(Records excerpted from a collection)
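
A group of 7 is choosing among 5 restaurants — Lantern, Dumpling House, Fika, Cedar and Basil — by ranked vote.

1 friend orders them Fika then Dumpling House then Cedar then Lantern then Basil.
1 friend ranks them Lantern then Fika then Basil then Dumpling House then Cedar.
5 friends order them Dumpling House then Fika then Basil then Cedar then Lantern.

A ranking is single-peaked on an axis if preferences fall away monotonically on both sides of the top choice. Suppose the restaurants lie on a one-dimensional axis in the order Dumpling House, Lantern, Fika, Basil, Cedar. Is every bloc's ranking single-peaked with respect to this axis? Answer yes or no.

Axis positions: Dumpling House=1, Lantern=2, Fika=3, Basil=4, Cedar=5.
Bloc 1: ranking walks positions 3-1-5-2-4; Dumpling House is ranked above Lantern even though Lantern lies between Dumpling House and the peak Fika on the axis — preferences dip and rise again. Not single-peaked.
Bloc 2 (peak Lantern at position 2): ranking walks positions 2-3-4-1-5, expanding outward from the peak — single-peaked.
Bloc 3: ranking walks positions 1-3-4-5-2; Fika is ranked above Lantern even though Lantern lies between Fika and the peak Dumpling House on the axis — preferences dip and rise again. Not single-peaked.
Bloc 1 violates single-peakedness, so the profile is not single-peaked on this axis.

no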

* * *

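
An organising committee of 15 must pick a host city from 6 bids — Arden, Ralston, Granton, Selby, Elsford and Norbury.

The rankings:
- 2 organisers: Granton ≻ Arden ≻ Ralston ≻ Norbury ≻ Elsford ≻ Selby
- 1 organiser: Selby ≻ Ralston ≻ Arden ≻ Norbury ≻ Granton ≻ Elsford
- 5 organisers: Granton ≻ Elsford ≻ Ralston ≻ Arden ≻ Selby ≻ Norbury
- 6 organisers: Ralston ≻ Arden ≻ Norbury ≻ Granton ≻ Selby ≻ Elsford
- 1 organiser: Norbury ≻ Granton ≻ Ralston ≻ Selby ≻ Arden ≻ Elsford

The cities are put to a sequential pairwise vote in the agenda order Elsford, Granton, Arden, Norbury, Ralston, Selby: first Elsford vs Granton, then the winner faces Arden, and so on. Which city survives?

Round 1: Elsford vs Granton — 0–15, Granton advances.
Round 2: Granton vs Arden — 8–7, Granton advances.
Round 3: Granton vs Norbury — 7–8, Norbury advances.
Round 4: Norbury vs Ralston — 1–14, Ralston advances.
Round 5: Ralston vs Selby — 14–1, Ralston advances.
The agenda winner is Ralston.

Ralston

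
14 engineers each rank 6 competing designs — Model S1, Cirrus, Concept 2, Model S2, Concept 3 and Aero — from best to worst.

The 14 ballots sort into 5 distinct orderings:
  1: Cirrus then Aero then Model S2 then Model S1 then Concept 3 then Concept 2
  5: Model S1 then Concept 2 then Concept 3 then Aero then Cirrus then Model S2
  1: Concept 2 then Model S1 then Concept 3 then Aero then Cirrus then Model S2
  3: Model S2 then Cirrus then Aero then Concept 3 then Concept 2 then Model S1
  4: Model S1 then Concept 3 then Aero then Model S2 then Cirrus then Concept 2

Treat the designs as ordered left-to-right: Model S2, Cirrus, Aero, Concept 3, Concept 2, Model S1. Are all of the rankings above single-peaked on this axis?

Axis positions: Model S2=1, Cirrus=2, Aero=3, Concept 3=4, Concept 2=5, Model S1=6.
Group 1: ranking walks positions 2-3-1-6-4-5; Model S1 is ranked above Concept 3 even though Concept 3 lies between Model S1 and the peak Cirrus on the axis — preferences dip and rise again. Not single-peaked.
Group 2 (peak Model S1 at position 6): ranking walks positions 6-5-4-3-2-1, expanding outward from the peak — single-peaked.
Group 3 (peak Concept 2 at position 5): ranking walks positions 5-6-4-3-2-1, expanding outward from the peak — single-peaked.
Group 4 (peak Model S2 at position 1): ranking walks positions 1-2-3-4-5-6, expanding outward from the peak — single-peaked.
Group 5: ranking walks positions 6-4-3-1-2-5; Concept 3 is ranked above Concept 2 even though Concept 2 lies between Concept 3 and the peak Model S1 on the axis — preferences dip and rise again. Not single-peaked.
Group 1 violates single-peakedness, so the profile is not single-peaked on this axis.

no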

Your goal >> Starting with the line with "1 friend orders" above and going on through the line with "5 friends order", transcribe every line exactly, both ends included, and add nothing.

Exercise response >>
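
1 friend orders them Fika then Dumpling House then Cedar then Lantern then Basil.
1 friend ranks them Lantern then Fika then Basil then Dumpling House then Cedar.
5 friends order them Dumpling House then Fika then Basil then Cedar then Lantern.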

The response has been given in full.